* **PROBLEM DESCRIPTION**:
Among the entries below, extract exactly the lines that run from the one with "Using g = 9.81 m/s², what" through the one with "3380 kg/m³ |", both ends included.

---------- DATASET RECORDS ----------

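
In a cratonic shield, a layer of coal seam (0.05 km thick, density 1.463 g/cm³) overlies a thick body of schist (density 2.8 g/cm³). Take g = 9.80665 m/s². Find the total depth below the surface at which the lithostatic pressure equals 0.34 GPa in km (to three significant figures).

Pressure at base of upper layers: 1463×9.80665×50 = 7.174×10^5 Pa = 7.174×10^-4 GPa
Remaining pressure to be supplied by schist: 3.400×10^8 − 7.174×10^5 = 3.393×10^8 Pa
Additional depth in schist = 3.393×10^8 Pa / (2800 kg/m³ × 9.80665 m/s²) = 12356 m
Total depth = 50 m + 12356 m = 12406 m
= 12.406 km

12.4 km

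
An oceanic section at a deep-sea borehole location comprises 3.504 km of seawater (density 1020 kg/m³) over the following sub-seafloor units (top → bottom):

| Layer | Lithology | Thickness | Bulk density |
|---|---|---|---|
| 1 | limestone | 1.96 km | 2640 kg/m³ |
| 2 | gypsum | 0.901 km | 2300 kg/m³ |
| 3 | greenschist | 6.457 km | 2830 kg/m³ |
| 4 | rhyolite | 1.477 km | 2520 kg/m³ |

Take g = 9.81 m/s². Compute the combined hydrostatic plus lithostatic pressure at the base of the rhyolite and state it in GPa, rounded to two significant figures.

0.32 GPa

seawater: 1020 kg/m³ × 9.81 m/s² × 3504 m = 3.506×10^7 Pa = 0.03506 GPa
limestone: 2640 kg/m³ × 9.81 m/s² × 1960 m = 5.076×10^7 Pa = 0.05076 GPa
gypsum: 2300 kg/m³ × 9.81 m/s² × 901 m = 2.033×10^7 Pa = 0.02033 GPa
greenschist: 2830 kg/m³ × 9.81 m/s² × 6457 m = 1.793×10^8 Pa = 0.1793 GPa
rhyolite: 2520 kg/m³ × 9.81 m/s² × 1477 m = 3.651×10^7 Pa = 0.03651 GPa
Total = 0.03506 + 0.05076 + 0.02033 + 0.1793 + 0.03651 = 0.32193 GPa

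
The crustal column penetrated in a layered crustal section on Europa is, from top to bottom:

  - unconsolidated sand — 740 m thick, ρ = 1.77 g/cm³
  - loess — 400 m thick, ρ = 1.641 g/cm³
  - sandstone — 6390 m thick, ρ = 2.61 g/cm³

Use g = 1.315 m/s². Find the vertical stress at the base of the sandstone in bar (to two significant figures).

unconsolidated sand: 1770 kg/m³ × 1.315 m/s² × 740 m = 1.722×10^6 Pa = 17.22 bar
loess: 1641 kg/m³ × 1.315 m/s² × 400 m = 8.632×10^5 Pa = 8.632 bar
sandstone: 2610 kg/m³ × 1.315 m/s² × 6390 m = 2.193×10^7 Pa = 219.3 bar
Total = 17.22 + 8.632 + 219.3 = 245.17 bar

250 bar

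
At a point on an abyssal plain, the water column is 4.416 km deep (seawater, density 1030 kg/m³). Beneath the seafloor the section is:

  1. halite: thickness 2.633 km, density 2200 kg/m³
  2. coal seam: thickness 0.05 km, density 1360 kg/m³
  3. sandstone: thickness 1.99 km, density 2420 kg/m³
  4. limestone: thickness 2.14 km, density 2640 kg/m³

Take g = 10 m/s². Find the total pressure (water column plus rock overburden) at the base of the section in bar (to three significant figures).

seawater: 1030 kg/m³ × 10 m/s² × 4416 m = 4.548×10^7 Pa = 454.8 bar
halite: 2200 kg/m³ × 10 m/s² × 2633 m = 5.793×10^7 Pa = 579.3 bar
coal seam: 1360 kg/m³ × 10 m/s² × 50 m = 6.800×10^5 Pa = 6.800 bar
sandstone: 2420 kg/m³ × 10 m/s² × 1990 m = 4.816×10^7 Pa = 481.6 bar
limestone: 2640 kg/m³ × 10 m/s² × 2140 m = 5.650×10^7 Pa = 565.0 bar
Total = 454.8 + 579.3 + 6.800 + 481.6 + 565.0 = 2087.4 bar

2090 bar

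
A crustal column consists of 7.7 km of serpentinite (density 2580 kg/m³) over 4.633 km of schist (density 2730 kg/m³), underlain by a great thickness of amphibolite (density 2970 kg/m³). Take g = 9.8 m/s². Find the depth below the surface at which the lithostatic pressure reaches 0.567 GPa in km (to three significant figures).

20.9 km

Pressure at base of upper layers: 2580×9.8×7700 + 2730×9.8×4633 = 3.186×10^8 Pa = 0.3186 GPa
Remaining pressure to be supplied by amphibolite: 5.670×10^8 − 3.186×10^8 = 2.484×10^8 Pa
Additional depth in amphibolite = 2.484×10^8 Pa / (2970 kg/m³ × 9.8 m/s²) = 8533.0 m
Total depth = 12333 m + 8533.0 m = 20866 m
= 20.866 km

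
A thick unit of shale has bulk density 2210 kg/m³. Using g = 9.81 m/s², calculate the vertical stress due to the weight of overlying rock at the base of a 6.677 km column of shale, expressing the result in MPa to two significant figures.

140 MPa

shale: 2210 kg/m³ × 9.81 m/s² × 6677 m = 1.448×10^8 Pa = 144.8 MPa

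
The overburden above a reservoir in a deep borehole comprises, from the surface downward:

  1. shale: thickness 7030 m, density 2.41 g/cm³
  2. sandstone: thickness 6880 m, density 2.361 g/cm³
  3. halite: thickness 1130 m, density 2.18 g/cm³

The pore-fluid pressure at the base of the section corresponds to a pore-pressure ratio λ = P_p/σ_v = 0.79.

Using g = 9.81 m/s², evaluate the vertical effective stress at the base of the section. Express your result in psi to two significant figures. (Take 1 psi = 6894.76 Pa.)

Overburden (lithostatic) stress σ_v:
shale: 2410 kg/m³ × 9.81 m/s² × 7030 m = 1.662×10^8 Pa = 166.2 MPa
sandstone: 2361 kg/m³ × 9.81 m/s² × 6880 m = 1.594×10^8 Pa = 159.4 MPa
halite: 2180 kg/m³ × 9.81 m/s² × 1130 m = 2.417×10^7 Pa = 24.17 MPa
Total = 166.2 + 159.4 + 24.17 = 349.72 MPa
Pore pressure P_p = λ·σ_v = 0.79 × 349.7 MPa = 276.3 MPa
Effective stress σ' = σ_v − P_p = 349.7 − 276.3 = 73.441 MPa = 10652 psi

11000 psi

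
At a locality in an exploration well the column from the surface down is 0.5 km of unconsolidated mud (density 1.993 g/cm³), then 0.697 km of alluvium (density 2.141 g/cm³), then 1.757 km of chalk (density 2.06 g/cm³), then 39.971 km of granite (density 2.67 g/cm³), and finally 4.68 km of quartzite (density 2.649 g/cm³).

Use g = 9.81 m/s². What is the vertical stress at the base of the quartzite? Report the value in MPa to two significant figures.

unconsolidated mud: 1993 kg/m³ × 9.81 m/s² × 500 m = 9.776×10^6 Pa = 9.776 MPa
alluvium: 2141 kg/m³ × 9.81 m/s² × 697 m = 1.464×10^7 Pa = 14.64 MPa
chalk: 2060 kg/m³ × 9.81 m/s² × 1757 m = 3.551×10^7 Pa = 35.51 MPa
granite: 2670 kg/m³ × 9.81 m/s² × 39971 m = 1.047×10^9 Pa = 1047 MPa
quartzite: 2649 kg/m³ × 9.81 m/s² × 4680 m = 1.216×10^8 Pa = 121.6 MPa
Total = 9.776 + 14.64 + 35.51 + 1047 + 121.6 = 1228.5 MPa

1200 MPa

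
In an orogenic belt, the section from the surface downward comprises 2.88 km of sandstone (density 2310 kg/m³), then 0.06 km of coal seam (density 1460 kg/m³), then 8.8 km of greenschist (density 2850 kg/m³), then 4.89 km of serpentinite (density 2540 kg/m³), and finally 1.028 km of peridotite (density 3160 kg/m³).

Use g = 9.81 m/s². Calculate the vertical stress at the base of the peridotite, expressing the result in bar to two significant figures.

4700 bar

sandstone: 2310 kg/m³ × 9.81 m/s² × 2880 m = 6.526×10^7 Pa = 652.6 bar
coal seam: 1460 kg/m³ × 9.81 m/s² × 60 m = 8.594×10^5 Pa = 8.594 bar
greenschist: 2850 kg/m³ × 9.81 m/s² × 8800 m = 2.460×10^8 Pa = 2460 bar
serpentinite: 2540 kg/m³ × 9.81 m/s² × 4890 m = 1.218×10^8 Pa = 1218 bar
peridotite: 3160 kg/m³ × 9.81 m/s² × 1028 m = 3.187×10^7 Pa = 318.7 bar
Total = 652.6 + 8.594 + 2460 + 1218 + 318.7 = 4658.7 bar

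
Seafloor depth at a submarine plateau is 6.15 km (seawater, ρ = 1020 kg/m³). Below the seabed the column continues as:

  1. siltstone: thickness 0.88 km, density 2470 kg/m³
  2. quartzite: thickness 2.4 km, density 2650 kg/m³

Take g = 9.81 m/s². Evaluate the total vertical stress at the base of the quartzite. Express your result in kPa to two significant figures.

seawater: 1020 kg/m³ × 9.81 m/s² × 6150 m = 6.154×10^7 Pa = 61538 kPa
siltstone: 2470 kg/m³ × 9.81 m/s² × 880 m = 2.132×10^7 Pa = 21323 kPa
quartzite: 2650 kg/m³ × 9.81 m/s² × 2400 m = 6.239×10^7 Pa = 62392 kPa
Total = 61538 + 21323 + 62392 = 1.4525×10^5 kPa

150000 kPa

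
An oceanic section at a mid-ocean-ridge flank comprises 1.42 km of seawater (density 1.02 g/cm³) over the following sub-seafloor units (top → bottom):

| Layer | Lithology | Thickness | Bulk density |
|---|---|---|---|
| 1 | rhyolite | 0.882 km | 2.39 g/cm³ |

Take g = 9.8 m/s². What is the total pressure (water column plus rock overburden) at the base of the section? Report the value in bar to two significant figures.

350 bar

seawater: 1020 kg/m³ × 9.8 m/s² × 1420 m = 1.419×10^7 Pa = 141.9 bar
rhyolite: 2390 kg/m³ × 9.8 m/s² × 882 m = 2.066×10^7 Pa = 206.6 bar
Total = 141.9 + 206.6 = 348.53 bar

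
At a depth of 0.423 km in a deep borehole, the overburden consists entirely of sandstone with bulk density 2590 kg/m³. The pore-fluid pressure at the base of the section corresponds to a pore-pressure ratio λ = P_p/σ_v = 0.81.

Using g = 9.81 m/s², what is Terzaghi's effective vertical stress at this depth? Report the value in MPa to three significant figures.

2.04 MPa

Overburden (lithostatic) stress σ_v:
sandstone: 2590 kg/m³ × 9.81 m/s² × 423 m = 1.075×10^7 Pa = 10.75 MPa
Pore pressure P_p = λ·σ_v = 0.81 × 10.75 MPa = 8.706 MPa
Effective stress σ' = σ_v − P_p = 10.75 − 8.706 = 2.0420 MPa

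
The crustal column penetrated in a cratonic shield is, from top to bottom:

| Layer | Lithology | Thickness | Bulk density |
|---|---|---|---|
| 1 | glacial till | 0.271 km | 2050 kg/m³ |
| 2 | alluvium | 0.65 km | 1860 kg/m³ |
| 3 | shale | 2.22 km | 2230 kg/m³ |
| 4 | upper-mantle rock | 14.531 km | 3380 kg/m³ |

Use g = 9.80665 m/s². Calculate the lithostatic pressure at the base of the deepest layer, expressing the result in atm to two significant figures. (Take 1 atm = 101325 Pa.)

5400 atm

glacial till: 2050 kg/m³ × 9.80665 m/s² × 271 m = 5.448×10^6 Pa = 53.77 atm
alluvium: 1860 kg/m³ × 9.80665 m/s² × 650 m = 1.186×10^7 Pa = 117.0 atm
shale: 2230 kg/m³ × 9.80665 m/s² × 2220 m = 4.855×10^7 Pa = 479.1 atm
upper-mantle rock: 3380 kg/m³ × 9.80665 m/s² × 14531 m = 4.817×10^8 Pa = 4754 atm
Total = 53.77 + 117.0 + 479.1 + 4754 = 5403.5 atm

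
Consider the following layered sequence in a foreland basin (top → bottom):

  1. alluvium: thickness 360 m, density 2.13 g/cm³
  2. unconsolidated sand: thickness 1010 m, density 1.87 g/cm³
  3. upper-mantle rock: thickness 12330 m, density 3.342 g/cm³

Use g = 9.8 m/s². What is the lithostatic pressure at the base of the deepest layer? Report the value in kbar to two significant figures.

alluvium: 2130 kg/m³ × 9.8 m/s² × 360 m = 7.515×10^6 Pa = 0.07515 kbar
unconsolidated sand: 1870 kg/m³ × 9.8 m/s² × 1010 m = 1.851×10^7 Pa = 0.1851 kbar
upper-mantle rock: 3342 kg/m³ × 9.8 m/s² × 12330 m = 4.038×10^8 Pa = 4.038 kbar
Total = 0.07515 + 0.1851 + 4.038 = 4.2985 kbar

4.3 kbar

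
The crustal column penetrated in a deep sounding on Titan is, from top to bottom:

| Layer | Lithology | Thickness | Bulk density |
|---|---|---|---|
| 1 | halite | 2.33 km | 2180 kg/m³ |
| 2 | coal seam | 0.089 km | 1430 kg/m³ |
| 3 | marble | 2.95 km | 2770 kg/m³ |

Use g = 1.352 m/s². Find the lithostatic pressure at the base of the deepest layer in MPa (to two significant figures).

18 MPa

halite: 2180 kg/m³ × 1.352 m/s² × 2330 m = 6.867×10^6 Pa = 6.867 MPa
coal seam: 1430 kg/m³ × 1.352 m/s² × 89 m = 1.721×10^5 Pa = 0.1721 MPa
marble: 2770 kg/m³ × 1.352 m/s² × 2950 m = 1.105×10^7 Pa = 11.05 MPa
Total = 6.867 + 0.1721 + 11.05 = 18.087 MPa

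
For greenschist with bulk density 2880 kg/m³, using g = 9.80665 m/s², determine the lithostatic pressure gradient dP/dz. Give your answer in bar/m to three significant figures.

dP/dz = ρg = 2880 kg/m³ × 9.80665 m/s² = 28243 Pa/m
= 28243 Pa/m × (1 bar/m / 1.0000×10^5 Pa/m) = 0.28243 bar/m

0.282 bar/m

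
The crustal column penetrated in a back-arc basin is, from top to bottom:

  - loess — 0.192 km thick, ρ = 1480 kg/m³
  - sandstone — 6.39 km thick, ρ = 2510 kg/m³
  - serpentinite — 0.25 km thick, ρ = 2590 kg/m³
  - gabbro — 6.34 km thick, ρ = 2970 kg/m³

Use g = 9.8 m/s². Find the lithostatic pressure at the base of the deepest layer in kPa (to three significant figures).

351000 kPa

loess: 1480 kg/m³ × 9.8 m/s² × 192 m = 2.785×10^6 Pa = 2785 kPa
sandstone: 2510 kg/m³ × 9.8 m/s² × 6390 m = 1.572×10^8 Pa = 1.572×10^5 kPa
serpentinite: 2590 kg/m³ × 9.8 m/s² × 250 m = 6.346×10^6 Pa = 6346 kPa
gabbro: 2970 kg/m³ × 9.8 m/s² × 6340 m = 1.845×10^8 Pa = 1.845×10^5 kPa
Total = 2785 + 1.572×10^5 + 6346 + 1.845×10^5 = 3.5084×10^5 kPa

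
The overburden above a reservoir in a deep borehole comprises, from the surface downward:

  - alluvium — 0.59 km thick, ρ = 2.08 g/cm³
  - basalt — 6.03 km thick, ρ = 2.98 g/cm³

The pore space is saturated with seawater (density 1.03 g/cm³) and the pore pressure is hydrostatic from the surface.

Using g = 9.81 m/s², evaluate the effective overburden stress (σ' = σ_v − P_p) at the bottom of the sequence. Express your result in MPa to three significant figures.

Overburden (lithostatic) stress σ_v:
alluvium: 2080 kg/m³ × 9.81 m/s² × 590 m = 1.204×10^7 Pa = 12.04 MPa
basalt: 2980 kg/m³ × 9.81 m/s² × 6030 m = 1.763×10^8 Pa = 176.3 MPa
Total = 12.04 + 176.3 = 188.32 MPa
Pore pressure P_p = 1030 kg/m³ × 9.81 m/s² × 6620 m = 6.689×10^7 Pa = 66.89 MPa
Effective stress σ' = σ_v − P_p = 188.3 − 66.89 = 121.43 MPa

121 MPa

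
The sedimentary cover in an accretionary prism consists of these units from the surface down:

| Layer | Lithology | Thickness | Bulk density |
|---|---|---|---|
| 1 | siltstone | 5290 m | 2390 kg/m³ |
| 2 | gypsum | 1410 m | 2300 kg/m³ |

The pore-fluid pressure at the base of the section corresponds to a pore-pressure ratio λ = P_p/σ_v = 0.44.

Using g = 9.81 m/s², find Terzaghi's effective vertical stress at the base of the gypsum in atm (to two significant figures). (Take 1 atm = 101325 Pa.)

Overburden (lithostatic) stress σ_v:
siltstone: 2390 kg/m³ × 9.81 m/s² × 5290 m = 1.240×10^8 Pa = 124.0 MPa
gypsum: 2300 kg/m³ × 9.81 m/s² × 1410 m = 3.181×10^7 Pa = 31.81 MPa
Total = 124.0 + 31.81 = 155.84 MPa
Pore pressure P_p = λ·σ_v = 0.44 × 155.8 MPa = 68.57 MPa
Effective stress σ' = σ_v − P_p = 155.8 − 68.57 = 87.272 MPa = 861.31 atm

860 atm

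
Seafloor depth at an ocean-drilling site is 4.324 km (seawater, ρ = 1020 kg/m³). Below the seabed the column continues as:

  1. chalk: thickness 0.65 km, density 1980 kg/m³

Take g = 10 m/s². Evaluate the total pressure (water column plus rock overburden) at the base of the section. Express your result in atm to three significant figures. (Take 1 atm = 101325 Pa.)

seawater: 1020 kg/m³ × 10 m/s² × 4324 m = 4.410×10^7 Pa = 435.3 atm
chalk: 1980 kg/m³ × 10 m/s² × 650 m = 1.287×10^7 Pa = 127.0 atm
Total = 435.3 + 127.0 = 562.30 atm

562 atm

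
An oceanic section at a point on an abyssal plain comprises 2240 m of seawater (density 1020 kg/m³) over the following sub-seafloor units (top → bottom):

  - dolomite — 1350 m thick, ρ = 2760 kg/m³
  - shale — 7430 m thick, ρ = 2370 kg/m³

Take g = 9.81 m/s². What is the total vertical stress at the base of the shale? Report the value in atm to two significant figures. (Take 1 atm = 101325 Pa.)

seawater: 1020 kg/m³ × 9.81 m/s² × 2240 m = 2.241×10^7 Pa = 221.2 atm
dolomite: 2760 kg/m³ × 9.81 m/s² × 1350 m = 3.655×10^7 Pa = 360.7 atm
shale: 2370 kg/m³ × 9.81 m/s² × 7430 m = 1.727×10^8 Pa = 1705 atm
Total = 221.2 + 360.7 + 1705 = 2286.8 atm

2300 atm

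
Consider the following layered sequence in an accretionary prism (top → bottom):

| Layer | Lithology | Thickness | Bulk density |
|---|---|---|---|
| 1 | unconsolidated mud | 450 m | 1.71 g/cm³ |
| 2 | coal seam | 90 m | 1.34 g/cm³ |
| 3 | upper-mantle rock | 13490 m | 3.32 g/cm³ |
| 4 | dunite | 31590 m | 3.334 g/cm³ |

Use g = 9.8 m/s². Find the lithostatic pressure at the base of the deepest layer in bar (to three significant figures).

unconsolidated mud: 1710 kg/m³ × 9.8 m/s² × 450 m = 7.541×10^6 Pa = 75.41 bar
coal seam: 1340 kg/m³ × 9.8 m/s² × 90 m = 1.182×10^6 Pa = 11.82 bar
upper-mantle rock: 3320 kg/m³ × 9.8 m/s² × 13490 m = 4.389×10^8 Pa = 4389 bar
dunite: 3334 kg/m³ × 9.8 m/s² × 31590 m = 1.032×10^9 Pa = 10321 bar
Total = 75.41 + 11.82 + 4389 + 10321 = 14798 bar

14800 bar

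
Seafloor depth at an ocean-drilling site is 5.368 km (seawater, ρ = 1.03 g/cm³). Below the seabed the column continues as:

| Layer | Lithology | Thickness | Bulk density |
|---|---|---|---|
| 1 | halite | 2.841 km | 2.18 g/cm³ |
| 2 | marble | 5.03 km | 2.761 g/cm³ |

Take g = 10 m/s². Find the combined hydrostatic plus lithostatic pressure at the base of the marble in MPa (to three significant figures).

256 MPa

seawater: 1030 kg/m³ × 10 m/s² × 5368 m = 5.529×10^7 Pa = 55.29 MPa
halite: 2180 kg/m³ × 10 m/s² × 2841 m = 6.193×10^7 Pa = 61.93 MPa
marble: 2761 kg/m³ × 10 m/s² × 5030 m = 1.389×10^8 Pa = 138.9 MPa
Total = 55.29 + 61.93 + 138.9 = 256.10 MPa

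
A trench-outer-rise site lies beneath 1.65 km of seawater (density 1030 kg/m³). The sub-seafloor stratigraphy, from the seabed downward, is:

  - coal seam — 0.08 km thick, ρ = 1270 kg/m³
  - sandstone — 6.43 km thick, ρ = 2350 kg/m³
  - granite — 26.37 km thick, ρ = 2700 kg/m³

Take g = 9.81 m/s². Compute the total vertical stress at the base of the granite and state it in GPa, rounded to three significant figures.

seawater: 1030 kg/m³ × 9.81 m/s² × 1650 m = 1.667×10^7 Pa = 0.01667 GPa
coal seam: 1270 kg/m³ × 9.81 m/s² × 80 m = 9.967×10^5 Pa = 9.967×10^-4 GPa
sandstone: 2350 kg/m³ × 9.81 m/s² × 6430 m = 1.482×10^8 Pa = 0.1482 GPa
granite: 2700 kg/m³ × 9.81 m/s² × 26370 m = 6.985×10^8 Pa = 0.6985 GPa
Total = 0.01667 + 9.967×10^-4 + 0.1482 + 0.6985 = 0.86436 GPa

0.864 GPa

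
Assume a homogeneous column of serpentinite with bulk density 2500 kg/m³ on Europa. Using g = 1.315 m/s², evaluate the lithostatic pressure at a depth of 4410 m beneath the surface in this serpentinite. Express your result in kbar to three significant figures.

0.145 kbar

serpentinite: 2500 kg/m³ × 1.315 m/s² × 4410 m = 1.450×10^7 Pa = 0.1450 kbar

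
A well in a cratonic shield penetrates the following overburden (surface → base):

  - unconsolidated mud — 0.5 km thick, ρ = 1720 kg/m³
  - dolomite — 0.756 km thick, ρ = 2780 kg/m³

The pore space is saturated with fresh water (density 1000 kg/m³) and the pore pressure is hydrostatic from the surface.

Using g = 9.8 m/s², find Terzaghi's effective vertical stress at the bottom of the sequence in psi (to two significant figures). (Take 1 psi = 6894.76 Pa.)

2400 psi

Overburden (lithostatic) stress σ_v:
unconsolidated mud: 1720 kg/m³ × 9.8 m/s² × 500 m = 8.428×10^6 Pa = 8.428 MPa
dolomite: 2780 kg/m³ × 9.8 m/s² × 756 m = 2.060×10^7 Pa = 20.60 MPa
Total = 8.428 + 20.60 = 29.024 MPa
Pore pressure P_p = 1000 kg/m³ × 9.8 m/s² × 1256 m = 1.231×10^7 Pa = 12.31 MPa
Effective stress σ' = σ_v − P_p = 29.02 − 12.31 = 16.716 MPa = 2424.4 psi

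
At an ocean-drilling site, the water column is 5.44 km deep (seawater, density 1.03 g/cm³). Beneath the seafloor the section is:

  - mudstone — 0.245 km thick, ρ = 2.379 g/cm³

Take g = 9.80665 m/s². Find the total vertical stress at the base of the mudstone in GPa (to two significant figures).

0.061 GPa

seawater: 1030 kg/m³ × 9.80665 m/s² × 5440 m = 5.495×10^7 Pa = 0.05495 GPa
mudstone: 2379 kg/m³ × 9.80665 m/s² × 245 m = 5.716×10^6 Pa = 5.716×10^-3 GPa
Total = 0.05495 + 5.716×10^-3 = 0.060664 GPa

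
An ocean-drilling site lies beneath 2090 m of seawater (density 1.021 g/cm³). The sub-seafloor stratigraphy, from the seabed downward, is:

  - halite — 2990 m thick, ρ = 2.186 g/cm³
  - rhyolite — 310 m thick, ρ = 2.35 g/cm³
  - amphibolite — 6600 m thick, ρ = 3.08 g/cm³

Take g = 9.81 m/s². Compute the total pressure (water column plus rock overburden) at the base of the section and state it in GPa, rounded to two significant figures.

seawater: 1021 kg/m³ × 9.81 m/s² × 2090 m = 2.093×10^7 Pa = 0.02093 GPa
halite: 2186 kg/m³ × 9.81 m/s² × 2990 m = 6.412×10^7 Pa = 0.06412 GPa
rhyolite: 2350 kg/m³ × 9.81 m/s² × 310 m = 7.147×10^6 Pa = 7.147×10^-3 GPa
amphibolite: 3080 kg/m³ × 9.81 m/s² × 6600 m = 1.994×10^8 Pa = 0.1994 GPa
Total = 0.02093 + 0.06412 + 7.147×10^-3 + 0.1994 = 0.29162 GPa

0.29 GPa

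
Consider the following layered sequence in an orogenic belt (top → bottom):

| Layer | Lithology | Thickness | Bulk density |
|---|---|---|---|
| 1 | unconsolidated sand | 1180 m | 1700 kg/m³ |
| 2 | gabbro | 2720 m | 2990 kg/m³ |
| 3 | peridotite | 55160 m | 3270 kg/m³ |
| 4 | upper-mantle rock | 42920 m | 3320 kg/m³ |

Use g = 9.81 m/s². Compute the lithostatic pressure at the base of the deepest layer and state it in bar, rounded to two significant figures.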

----------

* **RESULT OF THIS EXERCISE**:
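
Using g = 9.81 m/s², what is Terzaghi's effective vertical stress at this depth? Report the value in MPa to three significant figures.

2.04 MPa

Overburden (lithostatic) stress σ_v:
sandstone: 2590 kg/m³ × 9.81 m/s² × 423 m = 1.075×10^7 Pa = 10.75 MPa
Pore pressure P_p = λ·σ_v = 0.81 × 10.75 MPa = 8.706 MPa
Effective stress σ' = σ_v − P_p = 10.75 − 8.706 = 2.0420 MPa

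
The crustal column penetrated in a cratonic shield is, from top to bottom:

| Layer | Lithology | Thickness | Bulk density |
|---|---|---|---|
| 1 | glacial till | 0.271 km | 2050 kg/m³ |
| 2 | alluvium | 0.65 km | 1860 kg/m³ |
| 3 | shale | 2.22 km | 2230 kg/m³ |
| 4 | upper-mantle rock | 14.531 km | 3380 kg/m³ |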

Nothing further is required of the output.